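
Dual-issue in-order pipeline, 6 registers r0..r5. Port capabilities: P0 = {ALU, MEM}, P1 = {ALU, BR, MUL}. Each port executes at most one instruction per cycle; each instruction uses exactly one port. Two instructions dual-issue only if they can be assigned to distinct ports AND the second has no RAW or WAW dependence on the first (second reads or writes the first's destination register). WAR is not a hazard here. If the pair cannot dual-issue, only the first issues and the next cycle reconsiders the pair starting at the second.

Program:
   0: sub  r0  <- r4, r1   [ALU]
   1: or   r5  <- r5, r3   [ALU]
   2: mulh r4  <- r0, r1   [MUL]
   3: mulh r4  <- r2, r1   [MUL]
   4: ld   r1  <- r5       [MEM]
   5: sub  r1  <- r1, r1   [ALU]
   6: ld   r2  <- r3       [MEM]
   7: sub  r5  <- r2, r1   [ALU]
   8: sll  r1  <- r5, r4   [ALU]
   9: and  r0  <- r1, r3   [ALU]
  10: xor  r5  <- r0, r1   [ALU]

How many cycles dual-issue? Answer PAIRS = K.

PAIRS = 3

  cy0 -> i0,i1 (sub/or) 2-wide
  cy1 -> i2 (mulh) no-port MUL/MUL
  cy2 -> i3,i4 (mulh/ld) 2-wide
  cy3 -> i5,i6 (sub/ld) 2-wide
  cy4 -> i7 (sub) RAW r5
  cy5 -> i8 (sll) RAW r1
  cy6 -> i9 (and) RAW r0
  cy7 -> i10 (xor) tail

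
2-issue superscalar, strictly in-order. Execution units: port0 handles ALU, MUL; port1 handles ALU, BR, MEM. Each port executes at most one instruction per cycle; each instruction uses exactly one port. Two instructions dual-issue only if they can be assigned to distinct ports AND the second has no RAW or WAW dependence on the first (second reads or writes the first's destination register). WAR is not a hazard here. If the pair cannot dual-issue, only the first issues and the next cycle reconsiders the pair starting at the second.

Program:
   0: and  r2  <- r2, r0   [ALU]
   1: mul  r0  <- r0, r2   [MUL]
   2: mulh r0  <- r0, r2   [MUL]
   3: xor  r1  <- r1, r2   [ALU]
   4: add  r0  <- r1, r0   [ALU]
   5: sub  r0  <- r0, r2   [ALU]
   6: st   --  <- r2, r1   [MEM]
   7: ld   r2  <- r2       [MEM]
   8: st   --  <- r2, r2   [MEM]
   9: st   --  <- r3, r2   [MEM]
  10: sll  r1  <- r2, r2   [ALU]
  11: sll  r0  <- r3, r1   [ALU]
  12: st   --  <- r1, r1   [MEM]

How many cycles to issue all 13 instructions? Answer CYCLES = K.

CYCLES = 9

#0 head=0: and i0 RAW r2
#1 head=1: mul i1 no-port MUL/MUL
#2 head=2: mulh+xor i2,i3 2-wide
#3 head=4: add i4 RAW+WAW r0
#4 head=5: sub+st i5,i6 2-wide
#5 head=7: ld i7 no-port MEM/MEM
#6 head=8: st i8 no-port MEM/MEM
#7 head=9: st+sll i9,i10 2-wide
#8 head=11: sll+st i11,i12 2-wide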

━━━━━━━━━━━━━━━━━━━━━━━━━━━━━━

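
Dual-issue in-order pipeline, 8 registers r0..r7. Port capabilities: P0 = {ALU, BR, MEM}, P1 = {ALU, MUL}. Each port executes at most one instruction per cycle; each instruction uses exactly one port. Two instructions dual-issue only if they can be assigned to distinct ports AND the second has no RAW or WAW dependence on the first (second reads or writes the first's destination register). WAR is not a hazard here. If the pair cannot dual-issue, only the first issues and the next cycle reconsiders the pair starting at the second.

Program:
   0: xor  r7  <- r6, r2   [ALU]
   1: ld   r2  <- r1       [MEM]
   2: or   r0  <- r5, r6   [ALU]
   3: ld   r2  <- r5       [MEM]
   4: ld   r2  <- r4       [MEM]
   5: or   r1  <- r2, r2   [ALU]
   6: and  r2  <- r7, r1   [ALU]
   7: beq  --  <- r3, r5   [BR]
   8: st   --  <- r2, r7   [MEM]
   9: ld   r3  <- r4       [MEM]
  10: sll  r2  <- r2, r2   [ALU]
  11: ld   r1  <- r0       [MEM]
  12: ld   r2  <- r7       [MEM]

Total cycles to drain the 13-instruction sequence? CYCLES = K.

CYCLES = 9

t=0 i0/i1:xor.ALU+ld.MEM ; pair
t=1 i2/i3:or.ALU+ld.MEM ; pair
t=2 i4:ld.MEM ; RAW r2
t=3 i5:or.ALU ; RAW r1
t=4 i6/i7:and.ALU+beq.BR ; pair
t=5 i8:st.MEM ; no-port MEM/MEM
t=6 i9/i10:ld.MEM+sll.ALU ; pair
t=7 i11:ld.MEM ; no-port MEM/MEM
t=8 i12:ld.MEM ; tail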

━━━━━━━━━━━━━━━━━━━━━━━━━━━━━━

> **WORK TASK**
Your answer should be a single number: the count of lines in these records that hold the string "pipeline".

> **RESPONSE**
2